◆ Prompt
In the data below, the answer is the run of lines from the line containing "138118 - 131784$?" through the line containing "Answer: $-5670$", both included; print it exactly and nothing else.

◆ Listed entries
+-------+
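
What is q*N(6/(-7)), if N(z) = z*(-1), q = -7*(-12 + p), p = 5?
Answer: 42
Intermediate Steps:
q = 49 (q = -7*(-12 + 5) = -7*(-7) = 49)
N(z) = -z
q*N(6/(-7)) = 49*(-6/(-7)) = 49*(-6*(-1)/7) = 49*(-1*(-6/7)) = 49*(6/7) = 42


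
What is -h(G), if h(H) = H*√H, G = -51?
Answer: 51*I*√51 ≈ 364.21*I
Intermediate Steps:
h(H) = H^(3/2)
-h(G) = -(-51)^(3/2) = -(-51)*I*√51 = 51*I*√51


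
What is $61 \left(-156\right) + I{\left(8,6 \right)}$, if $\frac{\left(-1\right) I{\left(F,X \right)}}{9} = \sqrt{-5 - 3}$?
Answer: $-9516 - 18 i \sqrt{2} \approx -9516.0 - 25.456 i$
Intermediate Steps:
$I{\left(F,X \right)} = - 18 i \sqrt{2}$ ($I{\left(F,X \right)} = - 9 \sqrt{-5 - 3} = - 9 \sqrt{-8} = - 9 \cdot 2 i \sqrt{2} = - 18 i \sqrt{2}$)
$61 \left(-156\right) + I{\left(8,6 \right)} = 61 \left(-156\right) - 18 i \sqrt{2} = -9516 - 18 i \sqrt{2}$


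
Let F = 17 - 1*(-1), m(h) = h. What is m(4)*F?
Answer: 72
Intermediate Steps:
F = 18 (F = 17 + 1 = 18)
m(4)*F = 4*18 = 72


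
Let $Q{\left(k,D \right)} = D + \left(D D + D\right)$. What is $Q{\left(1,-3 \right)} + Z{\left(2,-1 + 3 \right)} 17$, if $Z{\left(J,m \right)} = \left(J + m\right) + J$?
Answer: $105$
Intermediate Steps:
$Q{\left(k,D \right)} = D^{2} + 2 D$ ($Q{\left(k,D \right)} = D + \left(D^{2} + D\right) = D + \left(D + D^{2}\right) = D^{2} + 2 D$)
$Z{\left(J,m \right)} = m + 2 J$
$Q{\left(1,-3 \right)} + Z{\left(2,-1 + 3 \right)} 17 = - 3 \left(2 - 3\right) + \left(\left(-1 + 3\right) + 2 \cdot 2\right) 17 = \left(-3\right) \left(-1\right) + \left(2 + 4\right) 17 = 3 + 6 \cdot 17 = 3 + 102 = 105$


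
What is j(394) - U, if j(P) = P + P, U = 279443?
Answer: -278655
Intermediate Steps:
j(P) = 2*P
j(394) - U = 2*394 - 1*279443 = 788 - 279443 = -278655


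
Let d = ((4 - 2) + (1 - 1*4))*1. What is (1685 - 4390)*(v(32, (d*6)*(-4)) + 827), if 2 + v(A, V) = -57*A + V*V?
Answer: 1144215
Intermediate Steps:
d = -1 (d = (2 + (1 - 4))*1 = (2 - 3)*1 = -1*1 = -1)
v(A, V) = -2 + V**2 - 57*A (v(A, V) = -2 + (-57*A + V*V) = -2 + (-57*A + V**2) = -2 + (V**2 - 57*A) = -2 + V**2 - 57*A)
(1685 - 4390)*(v(32, (d*6)*(-4)) + 827) = (1685 - 4390)*((-2 + (-1*6*(-4))**2 - 57*32) + 827) = -2705*((-2 + (-6*(-4))**2 - 1824) + 827) = -2705*((-2 + 24**2 - 1824) + 827) = -2705*((-2 + 576 - 1824) + 827) = -2705*(-1250 + 827) = -2705*(-423) = 1144215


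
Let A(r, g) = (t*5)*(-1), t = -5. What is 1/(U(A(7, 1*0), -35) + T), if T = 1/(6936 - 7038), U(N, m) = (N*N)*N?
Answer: 102/1593749 ≈ 6.4000e-5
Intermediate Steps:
A(r, g) = 25 (A(r, g) = -5*5*(-1) = -25*(-1) = 25)
U(N, m) = N**3 (U(N, m) = N**2*N = N**3)
T = -1/102 (T = 1/(-102) = -1/102 ≈ -0.0098039)
1/(U(A(7, 1*0), -35) + T) = 1/(25**3 - 1/102) = 1/(15625 - 1/102) = 1/(1593749/102) = 102/1593749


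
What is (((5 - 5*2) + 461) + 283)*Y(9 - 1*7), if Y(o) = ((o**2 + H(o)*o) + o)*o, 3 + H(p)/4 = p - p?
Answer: -26604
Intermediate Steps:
H(p) = -12 (H(p) = -12 + 4*(p - p) = -12 + 4*0 = -12 + 0 = -12)
Y(o) = o*(o**2 - 11*o) (Y(o) = ((o**2 - 12*o) + o)*o = (o**2 - 11*o)*o = o*(o**2 - 11*o))
(((5 - 5*2) + 461) + 283)*Y(9 - 1*7) = (((5 - 5*2) + 461) + 283)*((9 - 1*7)**2*(-11 + (9 - 1*7))) = (((5 - 10) + 461) + 283)*((9 - 7)**2*(-11 + (9 - 7))) = ((-5 + 461) + 283)*(2**2*(-11 + 2)) = (456 + 283)*(4*(-9)) = 739*(-36) = -26604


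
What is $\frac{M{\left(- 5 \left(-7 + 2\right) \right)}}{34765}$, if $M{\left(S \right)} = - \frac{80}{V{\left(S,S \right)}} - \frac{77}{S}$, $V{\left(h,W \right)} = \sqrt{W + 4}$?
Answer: $- \frac{77}{869125} - \frac{16 \sqrt{29}}{201637} \approx -0.00051591$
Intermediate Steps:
$V{\left(h,W \right)} = \sqrt{4 + W}$
$M{\left(S \right)} = - \frac{80}{\sqrt{4 + S}} - \frac{77}{S}$
$\frac{M{\left(- 5 \left(-7 + 2\right) \right)}}{34765} = \frac{- \frac{80}{\sqrt{4 - 5 \left(-7 + 2\right)}} - \frac{77}{\left(-5\right) \left(-7 + 2\right)}}{34765} = \left(- \frac{80}{\sqrt{4 - -25}} - \frac{77}{\left(-5\right) \left(-5\right)}\right) \frac{1}{34765} = \left(- \frac{80}{\sqrt{4 + 25}} - \frac{77}{25}\right) \frac{1}{34765} = \left(- \frac{80}{\sqrt{29}} - \frac{77}{25}\right) \frac{1}{34765} = \left(- 80 \frac{\sqrt{29}}{29} - \frac{77}{25}\right) \frac{1}{34765} = \left(- \frac{80 \sqrt{29}}{29} - \frac{77}{25}\right) \frac{1}{34765} = \left(- \frac{77}{25} - \frac{80 \sqrt{29}}{29}\right) \frac{1}{34765} = - \frac{77}{869125} - \frac{16 \sqrt{29}}{201637}$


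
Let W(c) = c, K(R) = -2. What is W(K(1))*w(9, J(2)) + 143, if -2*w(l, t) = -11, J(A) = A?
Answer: 132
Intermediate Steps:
w(l, t) = 11/2 (w(l, t) = -½*(-11) = 11/2)
W(K(1))*w(9, J(2)) + 143 = -2*11/2 + 143 = -11 + 143 = 132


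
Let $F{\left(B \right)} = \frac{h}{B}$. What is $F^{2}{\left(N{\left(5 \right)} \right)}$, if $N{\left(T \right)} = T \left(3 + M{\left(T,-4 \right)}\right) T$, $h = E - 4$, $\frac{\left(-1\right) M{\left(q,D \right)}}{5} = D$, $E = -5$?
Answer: $\frac{81}{330625} \approx 0.00024499$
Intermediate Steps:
$M{\left(q,D \right)} = - 5 D$
$h = -9$ ($h = -5 - 4 = -9$)
$N{\left(T \right)} = 23 T^{2}$ ($N{\left(T \right)} = T \left(3 - -20\right) T = T \left(3 + 20\right) T = T 23 T = 23 T T = 23 T^{2}$)
$F{\left(B \right)} = - \frac{9}{B}$
$F^{2}{\left(N{\left(5 \right)} \right)} = \left(- \frac{9}{23 \cdot 5^{2}}\right)^{2} = \left(- \frac{9}{23 \cdot 25}\right)^{2} = \left(- \frac{9}{575}\right)^{2} = \frac{81}{330625}$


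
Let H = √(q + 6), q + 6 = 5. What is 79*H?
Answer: 79*√5 ≈ 176.65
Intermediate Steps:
q = -1 (q = -6 + 5 = -1)
H = √5 (H = √(-1 + 6) = √5 ≈ 2.2361)
79*H = 79*√5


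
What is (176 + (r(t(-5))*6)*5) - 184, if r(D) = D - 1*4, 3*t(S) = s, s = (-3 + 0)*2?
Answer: -188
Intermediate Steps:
s = -6 (s = -3*2 = -6)
t(S) = -2 (t(S) = (⅓)*(-6) = -2)
r(D) = -4 + D (r(D) = D - 4 = -4 + D)
(176 + (r(t(-5))*6)*5) - 184 = (176 + ((-4 - 2)*6)*5) - 184 = (176 - 6*6*5) - 184 = (176 - 36*5) - 184 = (176 - 180) - 184 = -4 - 184 = -188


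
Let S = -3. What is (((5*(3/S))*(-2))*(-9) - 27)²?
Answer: 13689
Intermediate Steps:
(((5*(3/S))*(-2))*(-9) - 27)² = (((5*(3/(-3)))*(-2))*(-9) - 27)² = (((5*(3*(-⅓)))*(-2))*(-9) - 27)² = (((5*(-1))*(-2))*(-9) - 27)² = (-5*(-2)*(-9) - 27)² = (10*(-9) - 27)² = (-90 - 27)² = (-117)² = 13689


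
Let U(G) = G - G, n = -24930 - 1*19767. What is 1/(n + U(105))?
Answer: -1/44697 ≈ -2.2373e-5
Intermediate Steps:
n = -44697 (n = -24930 - 19767 = -44697)
U(G) = 0
1/(n + U(105)) = 1/(-44697 + 0) = 1/(-44697) = -1/44697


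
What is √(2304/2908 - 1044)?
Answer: 6*I*√15315709/727 ≈ 32.299*I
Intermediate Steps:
√(2304/2908 - 1044) = √(2304*(1/2908) - 1044) = √(576/727 - 1044) = √(-758412/727) = 6*I*√15315709/727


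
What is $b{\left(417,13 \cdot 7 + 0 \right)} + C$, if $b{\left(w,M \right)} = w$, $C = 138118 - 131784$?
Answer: $6751$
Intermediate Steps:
$C = 6334$
$b{\left(417,13 \cdot 7 + 0 \right)} + C = 417 + 6334 = 6751$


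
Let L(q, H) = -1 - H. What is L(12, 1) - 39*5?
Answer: -197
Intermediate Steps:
L(12, 1) - 39*5 = (-1 - 1*1) - 39*5 = (-1 - 1) - 195 = -2 - 195 = -197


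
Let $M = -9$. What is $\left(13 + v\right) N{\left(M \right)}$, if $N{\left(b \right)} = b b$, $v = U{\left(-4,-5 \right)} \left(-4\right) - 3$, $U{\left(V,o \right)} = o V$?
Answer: $-5670$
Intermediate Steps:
$U{\left(V,o \right)} = V o$
$v = -83$ ($v = \left(-4\right) \left(-5\right) \left(-4\right) - 3 = 20 \left(-4\right) - 3 = -80 - 3 = -83$)
$N{\left(b \right)} = b^{2}$
$\left(13 + v\right) N{\left(M \right)} = \left(13 - 83\right) \left(-9\right)^{2} = \left(-70\right) 81 = -5670$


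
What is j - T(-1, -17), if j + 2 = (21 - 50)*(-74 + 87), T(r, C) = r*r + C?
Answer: -363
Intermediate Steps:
T(r, C) = C + r² (T(r, C) = r² + C = C + r²)
j = -379 (j = -2 + (21 - 50)*(-74 + 87) = -2 - 29*13 = -2 - 377 = -379)
j - T(-1, -17) = -379 - (-17 + (-1)²) = -379 - (-17 + 1) = -379 - 1*(-16) = -379 + 16 = -363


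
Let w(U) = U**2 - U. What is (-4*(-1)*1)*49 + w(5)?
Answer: 216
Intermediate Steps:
(-4*(-1)*1)*49 + w(5) = (-4*(-1)*1)*49 + 5*(-1 + 5) = (4*1)*49 + 5*4 = 4*49 + 20 = 196 + 20 = 216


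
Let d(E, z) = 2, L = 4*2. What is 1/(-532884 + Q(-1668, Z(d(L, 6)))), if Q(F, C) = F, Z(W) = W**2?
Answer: -1/534552 ≈ -1.8707e-6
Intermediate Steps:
L = 8
1/(-532884 + Q(-1668, Z(d(L, 6)))) = 1/(-532884 - 1668) = 1/(-534552) = -1/534552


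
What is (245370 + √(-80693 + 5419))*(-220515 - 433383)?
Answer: -160446952260 - 653898*I*√75274 ≈ -1.6045e+11 - 1.794e+8*I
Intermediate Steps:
(245370 + √(-80693 + 5419))*(-220515 - 433383) = (245370 + √(-75274))*(-653898) = (245370 + I*√75274)*(-653898) = -160446952260 - 653898*I*√75274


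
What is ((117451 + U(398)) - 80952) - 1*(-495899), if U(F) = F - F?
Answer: 532398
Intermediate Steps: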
+-------+
◆ Solution for this task
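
What is $b{\left(417,13 \cdot 7 + 0 \right)} + C$, if $b{\left(w,M \right)} = w$, $C = 138118 - 131784$?
Answer: $6751$
Intermediate Steps:
$C = 6334$
$b{\left(417,13 \cdot 7 + 0 \right)} + C = 417 + 6334 = 6751$


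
Let L(q, H) = -1 - H. What is L(12, 1) - 39*5?
Answer: -197
Intermediate Steps:
L(12, 1) - 39*5 = (-1 - 1*1) - 39*5 = (-1 - 1) - 195 = -2 - 195 = -197


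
Let $M = -9$. What is $\left(13 + v\right) N{\left(M \right)}$, if $N{\left(b \right)} = b b$, $v = U{\left(-4,-5 \right)} \left(-4\right) - 3$, $U{\left(V,o \right)} = o V$?
Answer: $-5670$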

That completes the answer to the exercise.